/---

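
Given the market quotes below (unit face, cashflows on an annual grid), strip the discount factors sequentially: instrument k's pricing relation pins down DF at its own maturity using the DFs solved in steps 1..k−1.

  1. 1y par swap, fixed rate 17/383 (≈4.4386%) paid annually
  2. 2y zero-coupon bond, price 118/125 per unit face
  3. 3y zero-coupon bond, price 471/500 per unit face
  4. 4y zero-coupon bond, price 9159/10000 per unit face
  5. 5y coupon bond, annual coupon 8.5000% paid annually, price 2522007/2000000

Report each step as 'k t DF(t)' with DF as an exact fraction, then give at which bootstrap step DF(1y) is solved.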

\---
/---

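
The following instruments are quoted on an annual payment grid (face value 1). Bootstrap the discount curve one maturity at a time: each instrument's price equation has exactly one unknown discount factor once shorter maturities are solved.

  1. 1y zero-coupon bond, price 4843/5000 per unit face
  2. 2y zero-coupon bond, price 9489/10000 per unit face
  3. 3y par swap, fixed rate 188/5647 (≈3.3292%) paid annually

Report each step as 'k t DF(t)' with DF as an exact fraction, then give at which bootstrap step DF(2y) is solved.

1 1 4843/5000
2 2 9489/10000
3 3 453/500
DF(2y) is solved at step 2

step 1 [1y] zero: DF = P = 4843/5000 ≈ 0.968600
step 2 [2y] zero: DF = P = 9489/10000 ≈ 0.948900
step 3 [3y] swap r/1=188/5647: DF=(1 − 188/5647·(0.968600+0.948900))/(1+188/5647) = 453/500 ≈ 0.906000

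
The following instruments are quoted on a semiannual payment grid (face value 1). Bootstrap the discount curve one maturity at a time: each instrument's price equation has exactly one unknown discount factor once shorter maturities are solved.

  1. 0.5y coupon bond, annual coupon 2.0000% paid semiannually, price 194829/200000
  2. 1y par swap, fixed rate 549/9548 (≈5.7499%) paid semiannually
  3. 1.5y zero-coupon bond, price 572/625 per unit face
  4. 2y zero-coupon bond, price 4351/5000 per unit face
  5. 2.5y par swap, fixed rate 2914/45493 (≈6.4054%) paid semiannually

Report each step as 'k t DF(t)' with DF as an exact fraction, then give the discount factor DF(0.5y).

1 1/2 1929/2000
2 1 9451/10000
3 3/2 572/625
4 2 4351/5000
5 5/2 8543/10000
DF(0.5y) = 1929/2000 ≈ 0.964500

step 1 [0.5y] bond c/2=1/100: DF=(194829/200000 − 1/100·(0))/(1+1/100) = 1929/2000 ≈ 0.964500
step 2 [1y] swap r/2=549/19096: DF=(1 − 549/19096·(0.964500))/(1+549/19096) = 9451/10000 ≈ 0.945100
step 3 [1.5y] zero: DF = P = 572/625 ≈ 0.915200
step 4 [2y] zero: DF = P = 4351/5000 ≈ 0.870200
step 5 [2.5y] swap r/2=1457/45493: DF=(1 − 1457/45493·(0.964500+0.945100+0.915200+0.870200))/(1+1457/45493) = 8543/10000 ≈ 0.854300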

\---

Your task is to copy each line of the listing that holds the word "coupon".

◆ **SOLVED EXERCISE**:
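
  2. 2y zero-coupon bond, price 118/125 per unit face
  3. 3y zero-coupon bond, price 471/500 per unit face
  4. 4y zero-coupon bond, price 9159/10000 per unit face
  5. 5y coupon bond, annual coupon 8.5000% paid annually, price 2522007/2000000
  1. 1y zero-coupon bond, price 4843/5000 per unit face
  2. 2y zero-coupon bond, price 9489/10000 per unit face
  1. 0.5y coupon bond, annual coupon 2.0000% paid semiannually, price 194829/200000
  3. 1.5y zero-coupon bond, price 572/625 per unit face
  4. 2y zero-coupon bond, price 4351/5000 per unit face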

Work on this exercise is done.